• [WHAT YOU ARE ASKED TO DO]: Your answer should contain each record from the listing, repeated exactly.

* * * * *

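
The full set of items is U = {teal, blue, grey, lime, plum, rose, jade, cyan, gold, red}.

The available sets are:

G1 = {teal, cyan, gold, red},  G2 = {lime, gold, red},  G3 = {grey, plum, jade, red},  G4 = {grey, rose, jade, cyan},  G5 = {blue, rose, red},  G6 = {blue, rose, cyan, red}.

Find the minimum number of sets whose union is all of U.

G1 and G2 and G3 and G5 together: G1 ∪ G2 ∪ G3 ∪ G5 = {teal, blue, grey, lime, plum, rose, jade, cyan, gold, red} — every item is covered.
No 3 of the 6 sets cover everything (all 20 combinations miss at least one item), so 4 is optimal.

4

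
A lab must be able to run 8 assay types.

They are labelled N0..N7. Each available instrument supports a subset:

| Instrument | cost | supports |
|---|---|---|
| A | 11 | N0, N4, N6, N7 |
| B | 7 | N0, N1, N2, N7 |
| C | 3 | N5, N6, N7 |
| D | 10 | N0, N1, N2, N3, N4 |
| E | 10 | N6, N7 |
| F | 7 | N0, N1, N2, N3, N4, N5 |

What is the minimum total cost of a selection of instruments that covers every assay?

C, F together cover every assay (C ∪ F = {N0, N1, N2, N3, N4, N5, N6, N7}); total cost 3 + 7 = 10.
No covering selection has total cost below 10.

10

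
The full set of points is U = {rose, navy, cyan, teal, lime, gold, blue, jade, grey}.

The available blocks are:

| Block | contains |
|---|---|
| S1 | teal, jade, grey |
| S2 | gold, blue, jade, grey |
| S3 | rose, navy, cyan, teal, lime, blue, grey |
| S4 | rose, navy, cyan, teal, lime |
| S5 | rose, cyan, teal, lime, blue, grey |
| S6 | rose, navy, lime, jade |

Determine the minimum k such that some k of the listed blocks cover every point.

Take {S2, S3}. Their union is {rose, navy, cyan, teal, lime, gold, blue, jade, grey}, which is all 9 points.
No single block has all 9 points (the largest, S3, has 7), so 2 is optimal.

2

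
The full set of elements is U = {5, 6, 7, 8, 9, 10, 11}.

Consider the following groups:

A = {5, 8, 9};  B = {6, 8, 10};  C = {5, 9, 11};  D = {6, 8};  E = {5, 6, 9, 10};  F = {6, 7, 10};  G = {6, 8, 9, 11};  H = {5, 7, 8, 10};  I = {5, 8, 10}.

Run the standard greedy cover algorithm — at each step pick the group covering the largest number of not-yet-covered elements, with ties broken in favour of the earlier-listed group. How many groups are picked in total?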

* * * * *

• [RESPONSE TO THE EXERCISE]:
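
The full set of items is U = {teal, blue, grey, lime, plum, rose, jade, cyan, gold, red}.

The available sets are:

G1 = {teal, cyan, gold, red},  G2 = {lime, gold, red},  G3 = {grey, plum, jade, red},  G4 = {grey, rose, jade, cyan},  G5 = {blue, rose, red},  G6 = {blue, rose, cyan, red}.

Find the minimum number of sets whose union is all of U.

G1 and G2 and G3 and G5 together: G1 ∪ G2 ∪ G3 ∪ G5 = {teal, blue, grey, lime, plum, rose, jade, cyan, gold, red} — every item is covered.
No 3 of the 6 sets cover everything (all 20 combinations miss at least one item), so 4 is optimal.

4

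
A lab must be able to run 8 assay types.

They are labelled N0..N7. Each available instrument supports a subset:

| Instrument | cost | supports |
|---|---|---|
| A | 11 | N0, N4, N6, N7 |
| B | 7 | N0, N1, N2, N7 |
| C | 3 | N5, N6, N7 |
| D | 10 | N0, N1, N2, N3, N4 |
| E | 10 | N6, N7 |
| F | 7 | N0, N1, N2, N3, N4, N5 |

What is the minimum total cost of a selection of instruments that covers every assay?

C, F together cover every assay (C ∪ F = {N0, N1, N2, N3, N4, N5, N6, N7}); total cost 3 + 7 = 10.
No covering selection has total cost below 10.

10

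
The full set of points is U = {rose, navy, cyan, teal, lime, gold, blue, jade, grey}.

The available blocks are:

| Block | contains |
|---|---|
| S1 | teal, jade, grey |
| S2 | gold, blue, jade, grey |
| S3 | rose, navy, cyan, teal, lime, blue, grey |
| S4 | rose, navy, cyan, teal, lime |
| S5 | rose, cyan, teal, lime, blue, grey |
| S6 | rose, navy, lime, jade |

Determine the minimum k such that some k of the listed blocks cover every point.

Take {S2, S3}. Their union is {rose, navy, cyan, teal, lime, gold, blue, jade, grey}, which is all 9 points.
No single block has all 9 points (the largest, S3, has 7), so 2 is optimal.

2

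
The full set of elements is U = {5, 6, 7, 8, 9, 10, 11}.

Consider the following groups:

A = {5, 8, 9};  B = {6, 8, 10};  C = {5, 9, 11};  D = {6, 8};  E = {5, 6, 9, 10};  F = {6, 7, 10};  G = {6, 8, 9, 11};  H = {5, 7, 8, 10};  I = {5, 8, 10}.

Run the standard greedy cover algorithm — at each step pick the group covering the largest number of not-yet-covered elements, with ties broken in favour of the earlier-listed group. How many groups are picked in total?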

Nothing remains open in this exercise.